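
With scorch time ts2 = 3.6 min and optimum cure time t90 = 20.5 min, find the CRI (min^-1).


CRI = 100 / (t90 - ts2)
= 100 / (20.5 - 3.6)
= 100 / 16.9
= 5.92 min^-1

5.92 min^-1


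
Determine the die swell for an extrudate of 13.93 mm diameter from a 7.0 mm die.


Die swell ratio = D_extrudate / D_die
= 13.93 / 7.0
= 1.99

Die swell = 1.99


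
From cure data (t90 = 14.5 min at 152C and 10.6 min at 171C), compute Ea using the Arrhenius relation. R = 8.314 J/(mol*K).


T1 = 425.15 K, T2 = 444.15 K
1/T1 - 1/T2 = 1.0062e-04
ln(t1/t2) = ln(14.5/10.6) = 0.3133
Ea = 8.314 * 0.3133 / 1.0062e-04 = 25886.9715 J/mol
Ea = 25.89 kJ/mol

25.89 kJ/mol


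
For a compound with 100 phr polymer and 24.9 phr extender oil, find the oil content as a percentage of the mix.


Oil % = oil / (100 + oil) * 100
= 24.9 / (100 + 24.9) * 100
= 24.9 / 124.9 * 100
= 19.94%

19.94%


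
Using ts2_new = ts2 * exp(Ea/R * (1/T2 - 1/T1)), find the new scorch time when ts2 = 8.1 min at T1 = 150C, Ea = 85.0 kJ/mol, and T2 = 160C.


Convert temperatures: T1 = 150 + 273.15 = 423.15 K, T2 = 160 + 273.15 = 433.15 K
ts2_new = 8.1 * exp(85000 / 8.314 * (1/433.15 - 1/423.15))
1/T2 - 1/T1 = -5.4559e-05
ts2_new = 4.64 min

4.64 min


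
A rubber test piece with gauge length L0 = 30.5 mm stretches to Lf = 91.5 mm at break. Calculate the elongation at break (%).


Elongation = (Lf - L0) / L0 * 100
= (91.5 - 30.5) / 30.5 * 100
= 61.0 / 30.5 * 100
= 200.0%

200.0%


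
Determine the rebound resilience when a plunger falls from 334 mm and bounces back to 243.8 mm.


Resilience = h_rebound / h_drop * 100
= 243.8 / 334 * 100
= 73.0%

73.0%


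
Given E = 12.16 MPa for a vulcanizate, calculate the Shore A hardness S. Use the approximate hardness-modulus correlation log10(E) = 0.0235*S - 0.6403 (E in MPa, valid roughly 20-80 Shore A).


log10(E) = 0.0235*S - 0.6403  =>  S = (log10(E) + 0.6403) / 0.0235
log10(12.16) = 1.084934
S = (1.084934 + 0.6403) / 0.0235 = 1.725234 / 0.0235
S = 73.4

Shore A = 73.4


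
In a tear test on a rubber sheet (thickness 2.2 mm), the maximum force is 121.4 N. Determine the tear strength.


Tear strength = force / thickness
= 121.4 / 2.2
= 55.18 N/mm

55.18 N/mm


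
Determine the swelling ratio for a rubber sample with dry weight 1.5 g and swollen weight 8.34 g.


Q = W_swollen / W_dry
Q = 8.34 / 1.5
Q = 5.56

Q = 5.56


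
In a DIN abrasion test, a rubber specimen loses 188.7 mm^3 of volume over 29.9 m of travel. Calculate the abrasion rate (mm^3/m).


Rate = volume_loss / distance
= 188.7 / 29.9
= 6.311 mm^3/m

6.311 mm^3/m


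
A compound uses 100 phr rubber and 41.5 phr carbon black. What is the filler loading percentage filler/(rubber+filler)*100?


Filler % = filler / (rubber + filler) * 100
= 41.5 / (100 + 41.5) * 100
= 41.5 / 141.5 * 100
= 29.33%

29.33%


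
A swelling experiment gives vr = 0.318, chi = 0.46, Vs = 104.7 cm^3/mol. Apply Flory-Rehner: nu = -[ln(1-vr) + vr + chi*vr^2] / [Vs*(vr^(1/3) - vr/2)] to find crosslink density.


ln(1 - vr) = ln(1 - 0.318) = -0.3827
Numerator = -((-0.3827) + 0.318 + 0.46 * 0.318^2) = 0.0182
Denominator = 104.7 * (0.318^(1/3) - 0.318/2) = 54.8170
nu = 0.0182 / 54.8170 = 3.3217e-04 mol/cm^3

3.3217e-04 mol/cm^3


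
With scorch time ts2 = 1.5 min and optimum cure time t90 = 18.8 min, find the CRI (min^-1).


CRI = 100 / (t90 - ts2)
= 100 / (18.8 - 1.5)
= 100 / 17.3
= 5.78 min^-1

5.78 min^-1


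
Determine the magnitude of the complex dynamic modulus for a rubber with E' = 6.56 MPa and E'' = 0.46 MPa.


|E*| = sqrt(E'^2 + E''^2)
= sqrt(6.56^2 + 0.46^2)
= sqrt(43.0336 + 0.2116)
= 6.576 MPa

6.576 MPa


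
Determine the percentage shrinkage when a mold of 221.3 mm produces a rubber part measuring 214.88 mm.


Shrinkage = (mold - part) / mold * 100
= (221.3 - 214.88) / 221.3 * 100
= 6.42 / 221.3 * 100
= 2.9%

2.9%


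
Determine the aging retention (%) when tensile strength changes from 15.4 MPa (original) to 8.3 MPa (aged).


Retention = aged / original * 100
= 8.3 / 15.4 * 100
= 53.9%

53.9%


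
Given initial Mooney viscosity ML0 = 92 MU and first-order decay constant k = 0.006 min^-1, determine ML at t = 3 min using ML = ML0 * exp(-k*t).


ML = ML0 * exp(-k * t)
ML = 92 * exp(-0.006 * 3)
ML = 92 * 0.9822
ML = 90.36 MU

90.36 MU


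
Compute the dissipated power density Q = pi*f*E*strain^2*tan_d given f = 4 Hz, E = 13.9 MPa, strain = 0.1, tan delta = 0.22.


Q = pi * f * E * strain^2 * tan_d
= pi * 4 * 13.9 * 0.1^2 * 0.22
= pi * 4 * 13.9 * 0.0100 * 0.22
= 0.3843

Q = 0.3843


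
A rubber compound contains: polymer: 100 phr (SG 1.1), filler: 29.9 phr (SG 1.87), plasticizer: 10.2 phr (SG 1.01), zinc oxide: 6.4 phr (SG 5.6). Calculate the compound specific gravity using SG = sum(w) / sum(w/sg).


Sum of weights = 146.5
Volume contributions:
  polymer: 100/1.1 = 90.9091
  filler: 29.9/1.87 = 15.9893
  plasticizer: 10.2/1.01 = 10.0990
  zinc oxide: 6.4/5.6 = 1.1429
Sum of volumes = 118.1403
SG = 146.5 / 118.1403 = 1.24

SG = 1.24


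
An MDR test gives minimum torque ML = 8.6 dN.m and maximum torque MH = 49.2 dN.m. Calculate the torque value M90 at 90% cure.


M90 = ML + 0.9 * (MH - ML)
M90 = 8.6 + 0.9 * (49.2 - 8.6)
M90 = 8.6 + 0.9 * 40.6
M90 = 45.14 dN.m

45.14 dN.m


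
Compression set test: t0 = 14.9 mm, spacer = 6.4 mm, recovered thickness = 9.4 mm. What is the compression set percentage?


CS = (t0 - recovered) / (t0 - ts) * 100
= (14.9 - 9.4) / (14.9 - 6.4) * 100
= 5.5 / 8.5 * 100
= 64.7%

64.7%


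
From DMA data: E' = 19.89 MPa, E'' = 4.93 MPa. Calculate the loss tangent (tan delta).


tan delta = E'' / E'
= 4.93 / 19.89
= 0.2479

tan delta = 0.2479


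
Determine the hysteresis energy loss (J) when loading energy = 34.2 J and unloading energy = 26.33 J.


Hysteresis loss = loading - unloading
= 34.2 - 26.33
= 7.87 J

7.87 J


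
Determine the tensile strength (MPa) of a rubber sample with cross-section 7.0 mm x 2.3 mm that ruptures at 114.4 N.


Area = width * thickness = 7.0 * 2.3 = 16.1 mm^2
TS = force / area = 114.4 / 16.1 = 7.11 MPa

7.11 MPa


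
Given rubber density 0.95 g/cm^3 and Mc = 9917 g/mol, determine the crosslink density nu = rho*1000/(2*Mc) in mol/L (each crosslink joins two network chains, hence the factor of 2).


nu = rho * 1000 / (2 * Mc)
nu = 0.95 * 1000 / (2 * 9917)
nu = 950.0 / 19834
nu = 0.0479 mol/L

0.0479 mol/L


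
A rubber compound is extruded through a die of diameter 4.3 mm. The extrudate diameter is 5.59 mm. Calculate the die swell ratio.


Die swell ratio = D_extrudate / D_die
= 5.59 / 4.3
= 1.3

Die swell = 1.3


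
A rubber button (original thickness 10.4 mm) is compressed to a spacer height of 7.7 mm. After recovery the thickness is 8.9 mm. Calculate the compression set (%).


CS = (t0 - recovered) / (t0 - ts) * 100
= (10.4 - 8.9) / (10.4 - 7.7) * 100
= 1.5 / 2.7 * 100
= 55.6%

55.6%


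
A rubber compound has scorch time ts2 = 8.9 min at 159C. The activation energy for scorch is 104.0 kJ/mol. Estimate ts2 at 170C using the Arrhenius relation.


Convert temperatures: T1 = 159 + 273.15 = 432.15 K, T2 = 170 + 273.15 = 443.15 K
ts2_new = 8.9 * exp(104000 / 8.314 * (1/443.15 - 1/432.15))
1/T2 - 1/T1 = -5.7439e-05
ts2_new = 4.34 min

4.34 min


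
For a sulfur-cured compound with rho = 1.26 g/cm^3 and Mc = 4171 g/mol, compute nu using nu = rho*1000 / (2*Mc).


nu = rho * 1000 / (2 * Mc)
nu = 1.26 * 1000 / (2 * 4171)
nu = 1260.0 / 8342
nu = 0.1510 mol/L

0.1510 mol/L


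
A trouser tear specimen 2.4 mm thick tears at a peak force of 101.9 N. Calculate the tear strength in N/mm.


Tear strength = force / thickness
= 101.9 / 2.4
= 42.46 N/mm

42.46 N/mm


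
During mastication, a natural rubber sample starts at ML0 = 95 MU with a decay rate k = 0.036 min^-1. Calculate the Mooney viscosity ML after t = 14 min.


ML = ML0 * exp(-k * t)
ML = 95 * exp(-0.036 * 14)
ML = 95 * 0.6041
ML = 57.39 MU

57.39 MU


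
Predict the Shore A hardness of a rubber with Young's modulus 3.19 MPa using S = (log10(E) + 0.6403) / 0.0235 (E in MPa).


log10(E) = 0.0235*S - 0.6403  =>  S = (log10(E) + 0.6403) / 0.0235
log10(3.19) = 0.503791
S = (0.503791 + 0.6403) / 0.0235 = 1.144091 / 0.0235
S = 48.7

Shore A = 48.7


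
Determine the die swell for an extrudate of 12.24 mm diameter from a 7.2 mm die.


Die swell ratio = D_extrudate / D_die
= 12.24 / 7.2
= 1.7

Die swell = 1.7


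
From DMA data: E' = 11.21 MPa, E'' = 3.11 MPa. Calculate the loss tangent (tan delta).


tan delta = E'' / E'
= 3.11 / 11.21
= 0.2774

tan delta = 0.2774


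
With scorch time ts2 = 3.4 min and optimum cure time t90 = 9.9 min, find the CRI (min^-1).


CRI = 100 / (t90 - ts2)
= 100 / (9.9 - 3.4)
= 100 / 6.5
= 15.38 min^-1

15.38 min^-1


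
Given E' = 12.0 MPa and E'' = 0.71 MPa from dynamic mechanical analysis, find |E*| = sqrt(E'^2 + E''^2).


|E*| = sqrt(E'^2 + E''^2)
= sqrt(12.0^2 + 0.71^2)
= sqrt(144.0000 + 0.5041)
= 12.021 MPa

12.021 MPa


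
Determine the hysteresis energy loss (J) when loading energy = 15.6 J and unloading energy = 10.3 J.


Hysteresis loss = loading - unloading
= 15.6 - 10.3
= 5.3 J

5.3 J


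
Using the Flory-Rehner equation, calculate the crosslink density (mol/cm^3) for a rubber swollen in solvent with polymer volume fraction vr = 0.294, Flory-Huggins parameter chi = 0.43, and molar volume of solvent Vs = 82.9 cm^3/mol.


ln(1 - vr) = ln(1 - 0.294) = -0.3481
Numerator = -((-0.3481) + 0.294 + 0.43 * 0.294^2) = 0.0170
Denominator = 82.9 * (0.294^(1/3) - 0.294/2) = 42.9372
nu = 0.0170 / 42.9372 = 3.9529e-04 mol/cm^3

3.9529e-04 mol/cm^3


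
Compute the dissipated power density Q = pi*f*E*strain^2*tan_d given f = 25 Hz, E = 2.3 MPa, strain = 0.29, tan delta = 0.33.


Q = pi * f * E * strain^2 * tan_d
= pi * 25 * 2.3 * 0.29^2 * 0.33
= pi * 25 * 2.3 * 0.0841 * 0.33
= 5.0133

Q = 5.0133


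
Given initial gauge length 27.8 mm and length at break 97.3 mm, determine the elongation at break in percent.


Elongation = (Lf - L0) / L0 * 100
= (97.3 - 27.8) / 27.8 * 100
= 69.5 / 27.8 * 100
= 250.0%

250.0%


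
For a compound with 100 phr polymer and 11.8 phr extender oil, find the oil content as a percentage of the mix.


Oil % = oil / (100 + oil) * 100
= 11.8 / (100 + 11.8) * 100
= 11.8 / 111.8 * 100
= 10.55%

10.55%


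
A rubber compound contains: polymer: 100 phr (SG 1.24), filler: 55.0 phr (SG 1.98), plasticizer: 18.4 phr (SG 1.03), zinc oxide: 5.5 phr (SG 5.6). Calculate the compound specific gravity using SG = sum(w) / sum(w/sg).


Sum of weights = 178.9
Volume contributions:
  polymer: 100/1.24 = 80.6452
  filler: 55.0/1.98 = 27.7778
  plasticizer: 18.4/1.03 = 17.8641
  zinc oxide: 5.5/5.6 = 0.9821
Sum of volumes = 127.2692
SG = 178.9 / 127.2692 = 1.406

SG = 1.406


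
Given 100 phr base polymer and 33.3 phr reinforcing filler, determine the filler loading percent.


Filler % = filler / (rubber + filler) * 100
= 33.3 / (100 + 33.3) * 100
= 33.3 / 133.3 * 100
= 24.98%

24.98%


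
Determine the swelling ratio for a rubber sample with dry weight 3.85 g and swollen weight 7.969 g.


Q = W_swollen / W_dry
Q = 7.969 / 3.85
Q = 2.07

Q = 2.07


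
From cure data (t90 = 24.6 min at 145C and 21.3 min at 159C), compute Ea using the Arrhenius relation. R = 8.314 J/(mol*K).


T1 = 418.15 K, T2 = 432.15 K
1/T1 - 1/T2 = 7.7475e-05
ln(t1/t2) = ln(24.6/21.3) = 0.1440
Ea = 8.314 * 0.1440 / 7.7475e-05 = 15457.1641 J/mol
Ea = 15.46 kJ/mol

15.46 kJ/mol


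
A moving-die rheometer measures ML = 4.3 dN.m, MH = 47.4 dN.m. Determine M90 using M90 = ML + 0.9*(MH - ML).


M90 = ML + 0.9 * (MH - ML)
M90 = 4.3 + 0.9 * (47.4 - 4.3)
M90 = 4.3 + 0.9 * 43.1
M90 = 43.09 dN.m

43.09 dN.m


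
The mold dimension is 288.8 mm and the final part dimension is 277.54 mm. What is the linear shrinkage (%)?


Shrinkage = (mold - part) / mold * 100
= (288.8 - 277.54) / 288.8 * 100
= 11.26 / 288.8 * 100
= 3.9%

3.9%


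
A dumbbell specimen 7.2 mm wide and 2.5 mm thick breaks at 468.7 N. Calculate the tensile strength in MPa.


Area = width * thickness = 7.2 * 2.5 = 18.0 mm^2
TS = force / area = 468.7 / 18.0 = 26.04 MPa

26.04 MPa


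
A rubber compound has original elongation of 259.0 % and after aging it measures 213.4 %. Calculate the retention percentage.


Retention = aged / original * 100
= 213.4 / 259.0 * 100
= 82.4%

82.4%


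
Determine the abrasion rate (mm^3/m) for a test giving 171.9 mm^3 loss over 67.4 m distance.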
● ● ● ● ●
» Assignment: Reproduce verbatim only the lines from the one holding "A rubber compound has original" through the end of the records.

» Output for this exercise:
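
A rubber compound has original elongation of 259.0 % and after aging it measures 213.4 %. Calculate the retention percentage.


Retention = aged / original * 100
= 213.4 / 259.0 * 100
= 82.4%

82.4%


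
Determine the abrasion rate (mm^3/m) for a test giving 171.9 mm^3 loss over 67.4 m distance.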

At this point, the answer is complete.